- **PROBLEM**: Set down again exactly the lines of the listing below that fall between the line holding "E, I, C, and" and the line holding "- B occurred after I.", inclusive.

##### DATA SUPPLIED

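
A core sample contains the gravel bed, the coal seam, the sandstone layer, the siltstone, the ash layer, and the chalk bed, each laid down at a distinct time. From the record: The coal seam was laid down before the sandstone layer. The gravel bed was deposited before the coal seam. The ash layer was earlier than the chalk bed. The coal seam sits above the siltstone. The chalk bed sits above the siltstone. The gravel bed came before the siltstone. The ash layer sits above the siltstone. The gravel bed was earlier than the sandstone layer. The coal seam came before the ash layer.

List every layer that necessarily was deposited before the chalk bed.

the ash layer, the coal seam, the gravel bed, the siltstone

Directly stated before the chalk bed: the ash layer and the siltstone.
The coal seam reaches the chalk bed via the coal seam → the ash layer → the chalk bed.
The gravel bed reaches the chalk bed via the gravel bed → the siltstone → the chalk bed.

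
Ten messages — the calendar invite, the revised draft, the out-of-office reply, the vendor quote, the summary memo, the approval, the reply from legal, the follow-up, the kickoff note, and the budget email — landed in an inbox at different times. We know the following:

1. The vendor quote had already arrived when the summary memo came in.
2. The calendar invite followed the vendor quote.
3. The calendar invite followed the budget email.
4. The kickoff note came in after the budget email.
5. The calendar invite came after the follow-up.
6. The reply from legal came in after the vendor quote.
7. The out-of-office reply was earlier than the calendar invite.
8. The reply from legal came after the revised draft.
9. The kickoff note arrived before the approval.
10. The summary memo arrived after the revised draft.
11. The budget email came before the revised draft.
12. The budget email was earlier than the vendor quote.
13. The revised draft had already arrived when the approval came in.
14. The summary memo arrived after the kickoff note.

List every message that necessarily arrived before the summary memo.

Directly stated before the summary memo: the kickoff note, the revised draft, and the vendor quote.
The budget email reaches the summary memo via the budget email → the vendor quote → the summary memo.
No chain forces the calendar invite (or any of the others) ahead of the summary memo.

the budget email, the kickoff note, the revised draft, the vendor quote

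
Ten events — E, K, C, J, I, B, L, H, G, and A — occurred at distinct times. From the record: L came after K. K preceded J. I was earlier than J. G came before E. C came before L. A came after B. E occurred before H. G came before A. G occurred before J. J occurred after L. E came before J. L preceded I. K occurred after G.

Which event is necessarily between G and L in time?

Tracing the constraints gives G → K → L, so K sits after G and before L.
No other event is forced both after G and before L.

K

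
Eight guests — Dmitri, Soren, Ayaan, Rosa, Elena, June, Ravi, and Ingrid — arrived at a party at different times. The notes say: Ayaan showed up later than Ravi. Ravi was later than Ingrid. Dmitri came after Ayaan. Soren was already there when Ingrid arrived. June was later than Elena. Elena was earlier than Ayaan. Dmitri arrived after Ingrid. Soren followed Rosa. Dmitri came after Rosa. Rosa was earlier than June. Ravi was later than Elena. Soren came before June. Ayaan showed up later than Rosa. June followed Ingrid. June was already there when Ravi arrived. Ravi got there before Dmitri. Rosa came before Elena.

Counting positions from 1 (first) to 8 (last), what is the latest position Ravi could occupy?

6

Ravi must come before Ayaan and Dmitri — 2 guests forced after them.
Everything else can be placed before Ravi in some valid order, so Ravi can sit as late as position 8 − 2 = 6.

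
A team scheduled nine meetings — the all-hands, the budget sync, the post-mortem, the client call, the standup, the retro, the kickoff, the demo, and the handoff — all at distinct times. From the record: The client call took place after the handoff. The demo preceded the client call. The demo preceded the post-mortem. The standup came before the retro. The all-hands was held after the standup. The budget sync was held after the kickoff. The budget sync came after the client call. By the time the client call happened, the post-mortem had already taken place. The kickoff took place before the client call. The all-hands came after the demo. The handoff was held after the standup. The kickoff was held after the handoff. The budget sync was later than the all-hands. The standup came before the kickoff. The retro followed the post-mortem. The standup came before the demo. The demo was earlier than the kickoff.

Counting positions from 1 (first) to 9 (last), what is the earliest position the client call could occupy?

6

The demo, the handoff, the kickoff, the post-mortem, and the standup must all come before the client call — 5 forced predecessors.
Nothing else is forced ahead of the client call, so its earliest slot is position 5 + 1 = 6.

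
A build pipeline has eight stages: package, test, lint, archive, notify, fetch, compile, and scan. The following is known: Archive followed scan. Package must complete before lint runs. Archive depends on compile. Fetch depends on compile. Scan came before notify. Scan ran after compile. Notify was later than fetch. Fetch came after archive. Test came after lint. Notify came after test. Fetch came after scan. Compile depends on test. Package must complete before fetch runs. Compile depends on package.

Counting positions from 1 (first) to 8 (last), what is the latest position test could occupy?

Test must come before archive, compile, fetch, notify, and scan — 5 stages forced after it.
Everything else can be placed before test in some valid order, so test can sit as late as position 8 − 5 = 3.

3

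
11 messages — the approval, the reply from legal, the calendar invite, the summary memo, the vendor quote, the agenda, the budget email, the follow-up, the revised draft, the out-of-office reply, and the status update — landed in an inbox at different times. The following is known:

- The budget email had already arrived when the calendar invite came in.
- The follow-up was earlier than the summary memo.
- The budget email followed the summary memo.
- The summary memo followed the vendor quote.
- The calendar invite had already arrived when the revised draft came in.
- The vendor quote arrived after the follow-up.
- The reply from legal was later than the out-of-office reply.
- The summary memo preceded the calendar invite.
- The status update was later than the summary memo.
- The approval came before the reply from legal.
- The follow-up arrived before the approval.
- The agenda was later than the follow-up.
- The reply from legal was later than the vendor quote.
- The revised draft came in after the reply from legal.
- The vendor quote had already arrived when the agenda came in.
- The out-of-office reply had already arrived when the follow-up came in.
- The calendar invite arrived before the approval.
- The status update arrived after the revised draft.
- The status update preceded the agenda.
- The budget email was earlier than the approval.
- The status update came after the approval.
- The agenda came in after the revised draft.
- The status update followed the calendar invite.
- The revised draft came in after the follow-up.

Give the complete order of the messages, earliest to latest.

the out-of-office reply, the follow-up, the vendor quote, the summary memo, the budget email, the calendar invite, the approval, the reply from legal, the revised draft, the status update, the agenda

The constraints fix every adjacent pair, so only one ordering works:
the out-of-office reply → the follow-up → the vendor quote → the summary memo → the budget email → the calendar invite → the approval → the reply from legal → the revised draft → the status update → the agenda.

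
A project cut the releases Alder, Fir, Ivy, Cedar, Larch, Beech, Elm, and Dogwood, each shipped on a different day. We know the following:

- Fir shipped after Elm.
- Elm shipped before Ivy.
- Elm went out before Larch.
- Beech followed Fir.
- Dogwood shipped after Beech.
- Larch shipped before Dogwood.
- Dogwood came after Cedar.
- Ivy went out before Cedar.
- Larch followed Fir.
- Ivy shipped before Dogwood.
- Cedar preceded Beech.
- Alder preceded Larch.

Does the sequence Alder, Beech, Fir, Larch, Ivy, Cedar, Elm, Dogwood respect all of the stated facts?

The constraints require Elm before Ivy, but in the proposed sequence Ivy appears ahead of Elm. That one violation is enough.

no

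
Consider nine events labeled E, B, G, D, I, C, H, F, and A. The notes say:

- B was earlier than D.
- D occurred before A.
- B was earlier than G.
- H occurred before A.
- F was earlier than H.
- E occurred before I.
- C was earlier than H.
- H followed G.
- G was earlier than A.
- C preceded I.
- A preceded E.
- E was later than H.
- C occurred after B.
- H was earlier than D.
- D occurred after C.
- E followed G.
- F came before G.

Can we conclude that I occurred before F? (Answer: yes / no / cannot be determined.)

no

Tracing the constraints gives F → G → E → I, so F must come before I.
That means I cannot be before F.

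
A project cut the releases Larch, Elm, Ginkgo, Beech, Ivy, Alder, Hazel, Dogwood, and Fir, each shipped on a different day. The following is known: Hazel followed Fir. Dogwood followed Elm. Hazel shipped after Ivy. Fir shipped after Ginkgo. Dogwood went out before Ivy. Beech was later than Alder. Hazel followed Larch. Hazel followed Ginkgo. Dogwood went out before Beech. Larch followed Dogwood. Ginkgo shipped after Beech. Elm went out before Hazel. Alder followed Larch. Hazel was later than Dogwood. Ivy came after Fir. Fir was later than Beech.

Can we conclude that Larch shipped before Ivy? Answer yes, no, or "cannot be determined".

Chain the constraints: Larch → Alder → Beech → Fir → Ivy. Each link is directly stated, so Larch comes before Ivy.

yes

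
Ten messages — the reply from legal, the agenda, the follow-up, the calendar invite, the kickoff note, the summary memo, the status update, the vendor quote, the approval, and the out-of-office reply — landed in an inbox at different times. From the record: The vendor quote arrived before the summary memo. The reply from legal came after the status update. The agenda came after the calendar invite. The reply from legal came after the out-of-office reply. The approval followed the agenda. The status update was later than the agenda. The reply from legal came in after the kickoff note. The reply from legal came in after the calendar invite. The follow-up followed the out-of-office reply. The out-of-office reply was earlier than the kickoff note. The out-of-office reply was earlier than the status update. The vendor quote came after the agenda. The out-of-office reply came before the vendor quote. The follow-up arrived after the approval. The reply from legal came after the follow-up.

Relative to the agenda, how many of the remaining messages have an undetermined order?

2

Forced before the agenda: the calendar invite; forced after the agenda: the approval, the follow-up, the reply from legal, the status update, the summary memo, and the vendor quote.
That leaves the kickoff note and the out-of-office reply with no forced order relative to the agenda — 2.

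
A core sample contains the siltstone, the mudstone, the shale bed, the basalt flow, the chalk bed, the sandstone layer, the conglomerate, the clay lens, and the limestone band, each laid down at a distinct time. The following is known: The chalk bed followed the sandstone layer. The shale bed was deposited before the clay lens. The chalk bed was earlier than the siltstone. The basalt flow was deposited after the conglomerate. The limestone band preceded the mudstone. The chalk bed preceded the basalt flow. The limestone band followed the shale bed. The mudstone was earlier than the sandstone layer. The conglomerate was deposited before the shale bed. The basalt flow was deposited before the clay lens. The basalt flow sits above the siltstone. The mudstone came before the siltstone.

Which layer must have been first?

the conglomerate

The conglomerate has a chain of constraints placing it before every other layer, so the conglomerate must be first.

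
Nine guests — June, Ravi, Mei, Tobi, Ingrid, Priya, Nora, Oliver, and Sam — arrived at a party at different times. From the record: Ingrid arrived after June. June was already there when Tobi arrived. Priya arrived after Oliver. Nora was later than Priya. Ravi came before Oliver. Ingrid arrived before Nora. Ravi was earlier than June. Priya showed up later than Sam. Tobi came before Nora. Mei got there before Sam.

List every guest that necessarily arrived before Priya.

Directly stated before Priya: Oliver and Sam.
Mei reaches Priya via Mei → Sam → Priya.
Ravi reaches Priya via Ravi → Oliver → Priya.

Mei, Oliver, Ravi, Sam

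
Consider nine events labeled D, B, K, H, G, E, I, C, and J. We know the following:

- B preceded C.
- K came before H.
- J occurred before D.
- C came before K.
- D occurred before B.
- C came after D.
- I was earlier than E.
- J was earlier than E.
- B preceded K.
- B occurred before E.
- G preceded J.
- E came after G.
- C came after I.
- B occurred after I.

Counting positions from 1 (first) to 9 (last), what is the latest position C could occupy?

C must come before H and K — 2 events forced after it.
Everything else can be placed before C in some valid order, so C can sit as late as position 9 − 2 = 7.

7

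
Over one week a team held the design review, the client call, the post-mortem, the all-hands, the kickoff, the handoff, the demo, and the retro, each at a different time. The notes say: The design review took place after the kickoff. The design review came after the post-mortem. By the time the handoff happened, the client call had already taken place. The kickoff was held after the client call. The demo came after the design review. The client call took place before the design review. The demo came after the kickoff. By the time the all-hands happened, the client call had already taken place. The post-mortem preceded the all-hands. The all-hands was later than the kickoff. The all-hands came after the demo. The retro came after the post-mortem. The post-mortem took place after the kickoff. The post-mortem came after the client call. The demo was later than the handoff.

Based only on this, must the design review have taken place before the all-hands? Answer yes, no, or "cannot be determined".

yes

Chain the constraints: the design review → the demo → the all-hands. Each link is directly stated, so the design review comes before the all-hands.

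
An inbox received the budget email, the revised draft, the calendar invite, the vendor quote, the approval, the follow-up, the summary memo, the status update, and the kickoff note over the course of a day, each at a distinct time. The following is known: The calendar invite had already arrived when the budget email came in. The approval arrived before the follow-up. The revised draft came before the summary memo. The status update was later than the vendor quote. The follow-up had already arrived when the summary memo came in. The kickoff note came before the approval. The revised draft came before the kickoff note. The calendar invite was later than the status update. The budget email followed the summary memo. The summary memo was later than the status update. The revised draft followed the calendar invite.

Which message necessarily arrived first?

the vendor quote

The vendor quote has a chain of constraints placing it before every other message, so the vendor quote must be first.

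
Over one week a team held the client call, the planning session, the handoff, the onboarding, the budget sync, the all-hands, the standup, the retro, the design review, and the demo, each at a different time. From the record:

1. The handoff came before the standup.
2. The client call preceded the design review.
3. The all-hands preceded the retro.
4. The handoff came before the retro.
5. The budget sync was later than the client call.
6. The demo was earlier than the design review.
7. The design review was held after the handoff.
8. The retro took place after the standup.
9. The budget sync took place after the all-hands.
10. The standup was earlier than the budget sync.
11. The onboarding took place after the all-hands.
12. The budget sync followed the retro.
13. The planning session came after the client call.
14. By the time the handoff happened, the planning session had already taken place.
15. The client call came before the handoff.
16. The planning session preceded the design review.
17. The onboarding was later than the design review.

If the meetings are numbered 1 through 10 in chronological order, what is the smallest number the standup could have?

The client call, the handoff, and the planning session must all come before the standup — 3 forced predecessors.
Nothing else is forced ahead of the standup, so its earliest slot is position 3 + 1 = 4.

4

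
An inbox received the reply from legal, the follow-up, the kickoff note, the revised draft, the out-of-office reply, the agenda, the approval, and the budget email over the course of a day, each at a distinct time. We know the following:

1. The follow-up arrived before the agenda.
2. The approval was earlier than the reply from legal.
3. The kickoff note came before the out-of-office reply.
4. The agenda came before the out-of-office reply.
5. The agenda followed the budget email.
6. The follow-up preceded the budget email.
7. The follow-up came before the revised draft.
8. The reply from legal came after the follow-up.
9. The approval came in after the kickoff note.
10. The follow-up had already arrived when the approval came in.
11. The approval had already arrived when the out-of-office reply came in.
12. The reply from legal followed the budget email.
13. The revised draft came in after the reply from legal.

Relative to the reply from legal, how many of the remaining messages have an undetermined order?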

##########

- **TASK SOLUTION**:
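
Consider nine events labeled D, B, K, H, G, E, I, C, and J. We know the following:

- B preceded C.
- K came before H.
- J occurred before D.
- C came before K.
- D occurred before B.
- C came after D.
- I was earlier than E.
- J was earlier than E.
- B preceded K.
- B occurred before E.
- G preceded J.
- E came after G.
- C came after I.
- B occurred after I.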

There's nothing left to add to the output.